*** Begin section ***

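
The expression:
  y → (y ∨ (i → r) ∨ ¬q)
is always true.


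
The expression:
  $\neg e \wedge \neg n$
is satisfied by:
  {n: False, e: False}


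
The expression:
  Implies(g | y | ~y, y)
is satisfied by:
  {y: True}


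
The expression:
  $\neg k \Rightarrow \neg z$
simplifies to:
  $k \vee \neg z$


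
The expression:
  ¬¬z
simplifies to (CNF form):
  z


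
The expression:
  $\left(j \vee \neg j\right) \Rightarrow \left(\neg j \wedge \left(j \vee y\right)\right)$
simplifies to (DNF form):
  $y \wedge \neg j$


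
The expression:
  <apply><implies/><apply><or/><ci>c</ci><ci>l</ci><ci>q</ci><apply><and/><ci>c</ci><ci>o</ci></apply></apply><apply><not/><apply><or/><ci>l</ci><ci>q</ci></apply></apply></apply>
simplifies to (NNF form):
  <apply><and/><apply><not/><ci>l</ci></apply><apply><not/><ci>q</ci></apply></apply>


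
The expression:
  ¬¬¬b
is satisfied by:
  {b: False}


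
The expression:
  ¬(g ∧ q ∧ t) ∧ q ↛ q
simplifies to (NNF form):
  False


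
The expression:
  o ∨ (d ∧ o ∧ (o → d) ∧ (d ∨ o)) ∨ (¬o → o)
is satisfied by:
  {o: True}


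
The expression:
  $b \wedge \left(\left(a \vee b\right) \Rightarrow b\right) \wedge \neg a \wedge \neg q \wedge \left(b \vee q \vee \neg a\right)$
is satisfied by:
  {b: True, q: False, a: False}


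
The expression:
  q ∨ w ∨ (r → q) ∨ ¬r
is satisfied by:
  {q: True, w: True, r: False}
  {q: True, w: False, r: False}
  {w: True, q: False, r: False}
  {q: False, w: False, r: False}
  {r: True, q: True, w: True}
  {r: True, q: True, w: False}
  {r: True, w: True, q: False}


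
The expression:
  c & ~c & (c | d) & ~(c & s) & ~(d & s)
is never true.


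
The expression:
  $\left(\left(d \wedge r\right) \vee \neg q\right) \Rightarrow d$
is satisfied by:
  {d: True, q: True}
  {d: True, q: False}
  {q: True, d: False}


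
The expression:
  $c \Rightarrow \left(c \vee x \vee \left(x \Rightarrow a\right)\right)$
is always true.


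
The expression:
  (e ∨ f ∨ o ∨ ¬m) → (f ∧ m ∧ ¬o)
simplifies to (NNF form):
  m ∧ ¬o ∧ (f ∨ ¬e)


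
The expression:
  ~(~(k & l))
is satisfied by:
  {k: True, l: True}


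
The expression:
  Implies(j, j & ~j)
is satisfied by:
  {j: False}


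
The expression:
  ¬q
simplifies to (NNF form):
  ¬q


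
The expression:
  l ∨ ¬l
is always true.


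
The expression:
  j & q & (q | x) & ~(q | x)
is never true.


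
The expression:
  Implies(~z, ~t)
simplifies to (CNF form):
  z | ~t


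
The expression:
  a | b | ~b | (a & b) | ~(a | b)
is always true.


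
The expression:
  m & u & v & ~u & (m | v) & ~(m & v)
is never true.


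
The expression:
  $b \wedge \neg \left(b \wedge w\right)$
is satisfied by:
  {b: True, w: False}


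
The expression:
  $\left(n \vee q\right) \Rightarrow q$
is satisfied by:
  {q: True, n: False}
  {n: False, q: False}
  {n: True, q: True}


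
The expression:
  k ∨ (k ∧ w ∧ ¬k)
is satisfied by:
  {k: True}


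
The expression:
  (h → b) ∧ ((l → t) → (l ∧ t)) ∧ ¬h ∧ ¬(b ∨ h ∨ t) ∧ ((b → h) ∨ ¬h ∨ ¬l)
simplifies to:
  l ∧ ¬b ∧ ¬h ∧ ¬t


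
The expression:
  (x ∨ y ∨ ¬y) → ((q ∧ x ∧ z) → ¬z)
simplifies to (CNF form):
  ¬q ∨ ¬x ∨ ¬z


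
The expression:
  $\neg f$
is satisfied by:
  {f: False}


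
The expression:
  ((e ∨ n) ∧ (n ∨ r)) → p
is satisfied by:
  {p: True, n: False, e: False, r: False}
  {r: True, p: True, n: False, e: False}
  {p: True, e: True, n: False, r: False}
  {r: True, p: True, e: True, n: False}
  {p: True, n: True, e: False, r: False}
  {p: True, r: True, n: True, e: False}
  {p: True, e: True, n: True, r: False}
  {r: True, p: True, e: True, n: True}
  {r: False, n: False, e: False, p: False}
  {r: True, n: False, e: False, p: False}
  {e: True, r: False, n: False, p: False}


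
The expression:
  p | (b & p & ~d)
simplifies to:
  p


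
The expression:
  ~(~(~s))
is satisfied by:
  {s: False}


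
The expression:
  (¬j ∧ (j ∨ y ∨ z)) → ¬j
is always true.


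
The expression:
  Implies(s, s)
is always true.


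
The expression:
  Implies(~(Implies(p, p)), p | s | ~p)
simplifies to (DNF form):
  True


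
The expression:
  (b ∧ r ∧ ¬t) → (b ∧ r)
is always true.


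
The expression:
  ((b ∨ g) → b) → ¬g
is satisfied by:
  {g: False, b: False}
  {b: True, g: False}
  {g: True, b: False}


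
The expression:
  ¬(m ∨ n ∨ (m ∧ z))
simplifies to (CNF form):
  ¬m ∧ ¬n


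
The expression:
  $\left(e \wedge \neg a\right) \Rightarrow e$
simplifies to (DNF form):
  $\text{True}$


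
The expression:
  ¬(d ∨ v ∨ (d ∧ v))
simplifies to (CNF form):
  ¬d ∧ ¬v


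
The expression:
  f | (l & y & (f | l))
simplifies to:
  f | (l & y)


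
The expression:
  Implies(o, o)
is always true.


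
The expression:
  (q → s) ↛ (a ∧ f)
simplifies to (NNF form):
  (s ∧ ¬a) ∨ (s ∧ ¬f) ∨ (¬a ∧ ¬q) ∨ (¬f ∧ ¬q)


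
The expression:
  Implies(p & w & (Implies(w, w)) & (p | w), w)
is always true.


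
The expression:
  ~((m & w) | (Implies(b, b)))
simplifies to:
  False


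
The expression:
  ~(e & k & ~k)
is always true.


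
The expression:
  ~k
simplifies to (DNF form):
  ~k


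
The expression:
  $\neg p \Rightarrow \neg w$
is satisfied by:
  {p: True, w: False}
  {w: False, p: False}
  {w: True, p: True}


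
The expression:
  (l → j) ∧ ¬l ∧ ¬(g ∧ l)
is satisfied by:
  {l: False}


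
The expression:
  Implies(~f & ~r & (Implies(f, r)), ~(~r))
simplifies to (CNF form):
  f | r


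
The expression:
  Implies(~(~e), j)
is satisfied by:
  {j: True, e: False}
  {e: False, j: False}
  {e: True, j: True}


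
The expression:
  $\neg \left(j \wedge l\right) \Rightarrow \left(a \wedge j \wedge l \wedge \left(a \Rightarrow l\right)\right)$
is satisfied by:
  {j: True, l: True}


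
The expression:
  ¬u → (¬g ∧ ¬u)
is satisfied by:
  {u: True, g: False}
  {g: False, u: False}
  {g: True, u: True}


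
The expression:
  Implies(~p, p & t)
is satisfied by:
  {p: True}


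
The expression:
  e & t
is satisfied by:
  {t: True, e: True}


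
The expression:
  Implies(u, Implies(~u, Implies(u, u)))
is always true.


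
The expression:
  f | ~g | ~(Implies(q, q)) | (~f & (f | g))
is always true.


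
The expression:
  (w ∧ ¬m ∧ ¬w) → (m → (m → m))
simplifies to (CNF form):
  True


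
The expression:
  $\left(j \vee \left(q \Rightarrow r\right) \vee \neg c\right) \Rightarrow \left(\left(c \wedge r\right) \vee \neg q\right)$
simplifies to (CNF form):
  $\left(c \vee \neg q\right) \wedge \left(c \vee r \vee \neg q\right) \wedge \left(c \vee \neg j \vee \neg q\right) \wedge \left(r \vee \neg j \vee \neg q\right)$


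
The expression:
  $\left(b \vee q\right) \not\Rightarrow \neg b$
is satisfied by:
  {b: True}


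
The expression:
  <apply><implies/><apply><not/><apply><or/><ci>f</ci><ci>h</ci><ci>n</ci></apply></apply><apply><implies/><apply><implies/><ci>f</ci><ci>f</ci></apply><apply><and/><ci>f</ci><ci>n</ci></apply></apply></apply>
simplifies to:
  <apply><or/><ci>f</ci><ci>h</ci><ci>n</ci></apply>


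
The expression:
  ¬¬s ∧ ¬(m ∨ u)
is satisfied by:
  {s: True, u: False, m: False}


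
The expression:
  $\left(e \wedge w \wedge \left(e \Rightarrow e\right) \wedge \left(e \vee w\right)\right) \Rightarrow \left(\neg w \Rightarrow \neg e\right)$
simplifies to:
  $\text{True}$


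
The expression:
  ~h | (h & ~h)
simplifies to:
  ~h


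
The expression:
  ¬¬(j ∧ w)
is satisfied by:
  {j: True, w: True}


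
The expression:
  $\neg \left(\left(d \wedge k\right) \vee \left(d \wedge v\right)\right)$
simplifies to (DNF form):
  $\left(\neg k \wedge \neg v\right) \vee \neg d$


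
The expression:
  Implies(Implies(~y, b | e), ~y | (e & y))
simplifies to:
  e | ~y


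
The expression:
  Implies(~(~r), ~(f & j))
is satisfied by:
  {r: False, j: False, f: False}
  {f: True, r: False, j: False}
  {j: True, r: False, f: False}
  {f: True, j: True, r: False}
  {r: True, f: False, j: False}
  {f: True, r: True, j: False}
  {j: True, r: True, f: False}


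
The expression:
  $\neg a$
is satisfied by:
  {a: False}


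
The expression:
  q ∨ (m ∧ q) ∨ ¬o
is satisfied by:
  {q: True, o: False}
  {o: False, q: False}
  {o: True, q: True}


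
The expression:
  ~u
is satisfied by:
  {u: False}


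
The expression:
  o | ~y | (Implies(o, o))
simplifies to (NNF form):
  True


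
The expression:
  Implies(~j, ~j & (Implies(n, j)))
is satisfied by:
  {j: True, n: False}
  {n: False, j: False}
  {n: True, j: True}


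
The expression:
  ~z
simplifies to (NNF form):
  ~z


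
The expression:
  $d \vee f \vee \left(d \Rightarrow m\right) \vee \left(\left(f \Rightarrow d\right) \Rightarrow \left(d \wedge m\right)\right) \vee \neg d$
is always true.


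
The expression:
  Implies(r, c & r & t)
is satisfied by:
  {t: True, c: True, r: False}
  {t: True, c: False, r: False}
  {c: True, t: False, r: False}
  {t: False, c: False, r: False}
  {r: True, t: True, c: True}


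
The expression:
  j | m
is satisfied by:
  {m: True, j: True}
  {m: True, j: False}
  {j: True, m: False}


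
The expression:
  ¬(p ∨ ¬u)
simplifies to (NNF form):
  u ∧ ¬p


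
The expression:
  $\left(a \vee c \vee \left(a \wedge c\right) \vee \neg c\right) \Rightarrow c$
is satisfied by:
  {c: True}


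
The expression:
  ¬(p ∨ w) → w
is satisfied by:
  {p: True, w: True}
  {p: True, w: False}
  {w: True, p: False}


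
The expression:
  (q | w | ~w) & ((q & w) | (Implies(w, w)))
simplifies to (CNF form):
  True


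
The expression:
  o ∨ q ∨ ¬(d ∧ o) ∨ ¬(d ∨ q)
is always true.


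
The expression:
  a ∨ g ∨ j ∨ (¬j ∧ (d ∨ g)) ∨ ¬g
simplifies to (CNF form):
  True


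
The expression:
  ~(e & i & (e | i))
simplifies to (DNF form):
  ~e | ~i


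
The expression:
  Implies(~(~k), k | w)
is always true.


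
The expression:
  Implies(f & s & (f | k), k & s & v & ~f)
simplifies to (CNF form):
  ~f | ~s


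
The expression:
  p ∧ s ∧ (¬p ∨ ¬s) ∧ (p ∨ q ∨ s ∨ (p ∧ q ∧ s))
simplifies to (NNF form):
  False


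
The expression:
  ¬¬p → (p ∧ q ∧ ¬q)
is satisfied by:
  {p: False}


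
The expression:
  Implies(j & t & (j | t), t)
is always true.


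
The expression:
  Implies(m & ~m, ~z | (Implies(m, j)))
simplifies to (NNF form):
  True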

*** End section ***
*** Begin section ***

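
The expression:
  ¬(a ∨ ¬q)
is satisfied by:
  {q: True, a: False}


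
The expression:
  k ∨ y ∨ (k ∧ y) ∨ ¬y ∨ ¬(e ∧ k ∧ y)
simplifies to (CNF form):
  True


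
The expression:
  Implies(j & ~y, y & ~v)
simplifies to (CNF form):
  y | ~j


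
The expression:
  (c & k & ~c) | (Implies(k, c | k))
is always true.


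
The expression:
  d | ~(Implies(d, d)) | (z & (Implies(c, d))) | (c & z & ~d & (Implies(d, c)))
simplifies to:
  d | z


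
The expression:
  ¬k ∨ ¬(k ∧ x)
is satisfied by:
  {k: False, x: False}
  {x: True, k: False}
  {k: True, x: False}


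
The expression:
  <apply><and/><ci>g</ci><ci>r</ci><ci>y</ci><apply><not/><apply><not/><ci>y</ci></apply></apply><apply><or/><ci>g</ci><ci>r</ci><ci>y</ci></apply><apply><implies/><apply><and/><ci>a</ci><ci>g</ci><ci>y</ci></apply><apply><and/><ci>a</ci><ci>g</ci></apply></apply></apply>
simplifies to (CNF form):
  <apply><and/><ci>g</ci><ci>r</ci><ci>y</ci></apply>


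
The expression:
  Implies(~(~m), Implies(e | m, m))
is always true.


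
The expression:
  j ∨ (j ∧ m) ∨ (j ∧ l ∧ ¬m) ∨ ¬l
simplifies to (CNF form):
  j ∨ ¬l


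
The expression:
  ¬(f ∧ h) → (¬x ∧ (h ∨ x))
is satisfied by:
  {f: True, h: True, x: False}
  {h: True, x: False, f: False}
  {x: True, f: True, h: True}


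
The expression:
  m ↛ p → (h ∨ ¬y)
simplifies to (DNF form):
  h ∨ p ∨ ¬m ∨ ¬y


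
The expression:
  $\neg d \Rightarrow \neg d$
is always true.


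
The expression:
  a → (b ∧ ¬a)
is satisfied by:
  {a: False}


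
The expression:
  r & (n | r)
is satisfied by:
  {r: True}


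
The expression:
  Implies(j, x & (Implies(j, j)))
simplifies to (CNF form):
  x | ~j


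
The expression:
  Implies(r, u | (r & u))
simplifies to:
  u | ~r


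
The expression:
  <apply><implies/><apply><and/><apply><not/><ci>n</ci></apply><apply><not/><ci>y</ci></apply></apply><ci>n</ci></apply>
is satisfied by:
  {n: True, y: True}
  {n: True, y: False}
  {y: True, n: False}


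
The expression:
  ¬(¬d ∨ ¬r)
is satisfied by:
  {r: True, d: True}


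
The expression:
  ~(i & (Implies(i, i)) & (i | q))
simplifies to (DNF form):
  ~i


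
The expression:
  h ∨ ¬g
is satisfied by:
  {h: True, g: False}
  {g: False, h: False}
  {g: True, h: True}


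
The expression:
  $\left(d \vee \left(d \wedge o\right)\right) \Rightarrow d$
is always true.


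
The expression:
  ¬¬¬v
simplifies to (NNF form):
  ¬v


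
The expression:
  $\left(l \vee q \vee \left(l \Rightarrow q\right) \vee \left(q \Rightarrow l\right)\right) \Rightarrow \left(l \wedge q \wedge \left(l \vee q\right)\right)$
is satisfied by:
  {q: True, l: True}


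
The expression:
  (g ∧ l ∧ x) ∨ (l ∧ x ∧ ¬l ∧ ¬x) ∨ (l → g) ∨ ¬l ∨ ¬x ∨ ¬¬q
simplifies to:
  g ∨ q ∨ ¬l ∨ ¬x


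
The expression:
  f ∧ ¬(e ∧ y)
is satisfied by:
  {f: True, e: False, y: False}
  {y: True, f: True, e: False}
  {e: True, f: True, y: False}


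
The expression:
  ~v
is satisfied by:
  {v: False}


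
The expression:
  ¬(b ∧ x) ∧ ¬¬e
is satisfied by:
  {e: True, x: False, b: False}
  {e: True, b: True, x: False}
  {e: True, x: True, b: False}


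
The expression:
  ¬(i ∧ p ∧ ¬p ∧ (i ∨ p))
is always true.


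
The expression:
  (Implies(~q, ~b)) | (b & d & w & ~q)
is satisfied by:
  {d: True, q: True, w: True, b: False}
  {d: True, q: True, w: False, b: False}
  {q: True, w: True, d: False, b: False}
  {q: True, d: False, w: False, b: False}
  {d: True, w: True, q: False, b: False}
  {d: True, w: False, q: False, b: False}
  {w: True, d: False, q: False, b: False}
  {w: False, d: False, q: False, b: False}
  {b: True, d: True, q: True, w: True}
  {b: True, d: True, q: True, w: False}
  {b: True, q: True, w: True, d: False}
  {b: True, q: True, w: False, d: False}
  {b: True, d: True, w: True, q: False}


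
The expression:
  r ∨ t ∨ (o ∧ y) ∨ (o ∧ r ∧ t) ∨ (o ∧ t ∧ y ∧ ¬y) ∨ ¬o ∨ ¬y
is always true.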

*** End section ***
*** Begin section ***

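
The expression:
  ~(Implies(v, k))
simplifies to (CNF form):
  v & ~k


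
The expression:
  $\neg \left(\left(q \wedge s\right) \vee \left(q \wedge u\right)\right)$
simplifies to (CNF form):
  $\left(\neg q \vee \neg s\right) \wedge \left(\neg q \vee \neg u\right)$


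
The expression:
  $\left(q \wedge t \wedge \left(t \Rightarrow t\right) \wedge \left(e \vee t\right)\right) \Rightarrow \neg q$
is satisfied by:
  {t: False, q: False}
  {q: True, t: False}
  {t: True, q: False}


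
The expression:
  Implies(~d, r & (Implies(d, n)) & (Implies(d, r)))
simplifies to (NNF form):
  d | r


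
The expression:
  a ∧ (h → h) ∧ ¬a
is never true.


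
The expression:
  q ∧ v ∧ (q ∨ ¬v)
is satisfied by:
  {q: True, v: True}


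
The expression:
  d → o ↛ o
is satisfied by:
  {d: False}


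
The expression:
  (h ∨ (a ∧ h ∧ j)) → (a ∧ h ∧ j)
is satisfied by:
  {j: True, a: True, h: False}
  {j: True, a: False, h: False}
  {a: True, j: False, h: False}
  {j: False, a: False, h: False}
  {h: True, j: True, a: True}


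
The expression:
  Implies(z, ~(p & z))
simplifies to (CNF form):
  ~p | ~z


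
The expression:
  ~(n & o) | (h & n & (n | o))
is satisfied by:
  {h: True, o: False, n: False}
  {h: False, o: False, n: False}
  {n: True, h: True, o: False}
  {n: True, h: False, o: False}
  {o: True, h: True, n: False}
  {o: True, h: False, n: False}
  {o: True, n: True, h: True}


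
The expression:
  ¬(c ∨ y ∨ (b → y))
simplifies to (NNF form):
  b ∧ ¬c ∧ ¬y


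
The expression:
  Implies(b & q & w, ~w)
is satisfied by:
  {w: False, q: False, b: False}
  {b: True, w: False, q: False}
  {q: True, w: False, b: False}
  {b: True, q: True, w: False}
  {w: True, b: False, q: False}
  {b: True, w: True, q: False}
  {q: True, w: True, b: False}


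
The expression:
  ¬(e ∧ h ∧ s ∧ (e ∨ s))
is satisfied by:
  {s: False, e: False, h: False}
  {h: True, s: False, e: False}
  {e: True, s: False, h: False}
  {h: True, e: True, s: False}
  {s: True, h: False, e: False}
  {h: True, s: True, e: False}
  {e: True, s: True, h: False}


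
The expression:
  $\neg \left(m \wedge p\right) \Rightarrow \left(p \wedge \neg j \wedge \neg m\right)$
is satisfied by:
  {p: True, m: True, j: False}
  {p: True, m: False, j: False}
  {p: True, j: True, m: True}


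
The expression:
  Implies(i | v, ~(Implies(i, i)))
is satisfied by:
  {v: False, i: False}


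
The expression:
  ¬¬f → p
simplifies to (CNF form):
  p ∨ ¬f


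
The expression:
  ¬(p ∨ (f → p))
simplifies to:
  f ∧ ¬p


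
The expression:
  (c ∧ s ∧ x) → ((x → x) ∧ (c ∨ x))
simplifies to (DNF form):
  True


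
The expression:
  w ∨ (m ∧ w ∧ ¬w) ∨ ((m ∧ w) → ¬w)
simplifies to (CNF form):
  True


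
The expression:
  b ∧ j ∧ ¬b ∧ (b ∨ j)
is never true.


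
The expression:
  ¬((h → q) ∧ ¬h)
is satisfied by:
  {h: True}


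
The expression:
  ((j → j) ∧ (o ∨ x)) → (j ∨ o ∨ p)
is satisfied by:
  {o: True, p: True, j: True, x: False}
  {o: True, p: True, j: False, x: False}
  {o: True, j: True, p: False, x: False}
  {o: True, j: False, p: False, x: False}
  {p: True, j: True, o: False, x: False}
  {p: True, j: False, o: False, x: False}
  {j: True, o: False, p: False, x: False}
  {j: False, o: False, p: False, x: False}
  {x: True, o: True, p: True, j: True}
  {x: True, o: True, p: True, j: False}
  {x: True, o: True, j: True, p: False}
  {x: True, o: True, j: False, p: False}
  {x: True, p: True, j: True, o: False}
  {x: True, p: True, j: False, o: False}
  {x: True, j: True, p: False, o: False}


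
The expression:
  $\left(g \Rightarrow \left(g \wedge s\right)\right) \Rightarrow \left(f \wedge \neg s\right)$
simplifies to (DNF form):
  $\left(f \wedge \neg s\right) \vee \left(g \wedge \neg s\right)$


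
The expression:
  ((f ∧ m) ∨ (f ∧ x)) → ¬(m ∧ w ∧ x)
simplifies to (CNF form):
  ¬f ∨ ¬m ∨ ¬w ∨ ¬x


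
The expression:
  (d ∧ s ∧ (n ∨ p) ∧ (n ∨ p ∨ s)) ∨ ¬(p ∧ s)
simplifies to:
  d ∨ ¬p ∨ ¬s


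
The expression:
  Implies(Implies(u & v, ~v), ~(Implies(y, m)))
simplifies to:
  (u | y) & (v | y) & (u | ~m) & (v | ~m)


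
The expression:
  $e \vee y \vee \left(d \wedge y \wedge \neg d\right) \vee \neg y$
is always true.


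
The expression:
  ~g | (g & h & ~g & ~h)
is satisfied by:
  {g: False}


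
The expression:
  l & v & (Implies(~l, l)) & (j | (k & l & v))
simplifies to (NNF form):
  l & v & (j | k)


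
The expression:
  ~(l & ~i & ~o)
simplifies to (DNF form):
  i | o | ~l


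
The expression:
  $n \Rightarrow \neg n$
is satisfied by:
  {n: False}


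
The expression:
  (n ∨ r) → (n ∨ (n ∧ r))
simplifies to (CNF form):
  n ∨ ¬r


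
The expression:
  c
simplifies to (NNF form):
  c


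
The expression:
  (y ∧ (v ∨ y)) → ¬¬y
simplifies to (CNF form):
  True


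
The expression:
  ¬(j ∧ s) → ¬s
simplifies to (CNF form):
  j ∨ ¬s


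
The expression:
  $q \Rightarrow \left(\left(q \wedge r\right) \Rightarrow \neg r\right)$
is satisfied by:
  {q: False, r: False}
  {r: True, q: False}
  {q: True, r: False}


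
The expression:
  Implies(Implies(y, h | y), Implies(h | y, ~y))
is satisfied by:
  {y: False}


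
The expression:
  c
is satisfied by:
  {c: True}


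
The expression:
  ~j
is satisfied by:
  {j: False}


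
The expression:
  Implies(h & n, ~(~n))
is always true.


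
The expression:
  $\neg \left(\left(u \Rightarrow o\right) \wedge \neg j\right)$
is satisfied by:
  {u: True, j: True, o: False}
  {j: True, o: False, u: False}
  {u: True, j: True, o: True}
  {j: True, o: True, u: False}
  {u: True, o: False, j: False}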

*** End section ***

# Problem
What is asked for is an exact copy of the lines above from the one containing "k \Rightarrow \neg z$" through the one containing "q\right) \Rightarrow d$", and only those.

# Response below
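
  $\neg k \Rightarrow \neg z$
simplifies to:
  $k \vee \neg z$


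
The expression:
  ¬¬z
simplifies to (CNF form):
  z


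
The expression:
  $\left(j \vee \neg j\right) \Rightarrow \left(\neg j \wedge \left(j \vee y\right)\right)$
simplifies to (DNF form):
  $y \wedge \neg j$


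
The expression:
  <apply><implies/><apply><or/><ci>c</ci><ci>l</ci><ci>q</ci><apply><and/><ci>c</ci><ci>o</ci></apply></apply><apply><not/><apply><or/><ci>l</ci><ci>q</ci></apply></apply></apply>
simplifies to (NNF form):
  <apply><and/><apply><not/><ci>l</ci></apply><apply><not/><ci>q</ci></apply></apply>


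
The expression:
  ¬¬¬b
is satisfied by:
  {b: False}


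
The expression:
  ¬(g ∧ q ∧ t) ∧ q ↛ q
simplifies to (NNF form):
  False


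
The expression:
  o ∨ (d ∧ o ∧ (o → d) ∧ (d ∨ o)) ∨ (¬o → o)
is satisfied by:
  {o: True}


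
The expression:
  $b \wedge \left(\left(a \vee b\right) \Rightarrow b\right) \wedge \neg a \wedge \neg q \wedge \left(b \vee q \vee \neg a\right)$
is satisfied by:
  {b: True, q: False, a: False}


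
The expression:
  q ∨ w ∨ (r → q) ∨ ¬r
is satisfied by:
  {q: True, w: True, r: False}
  {q: True, w: False, r: False}
  {w: True, q: False, r: False}
  {q: False, w: False, r: False}
  {r: True, q: True, w: True}
  {r: True, q: True, w: False}
  {r: True, w: True, q: False}


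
The expression:
  c & ~c & (c | d) & ~(c & s) & ~(d & s)
is never true.


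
The expression:
  $\left(\left(d \wedge r\right) \vee \neg q\right) \Rightarrow d$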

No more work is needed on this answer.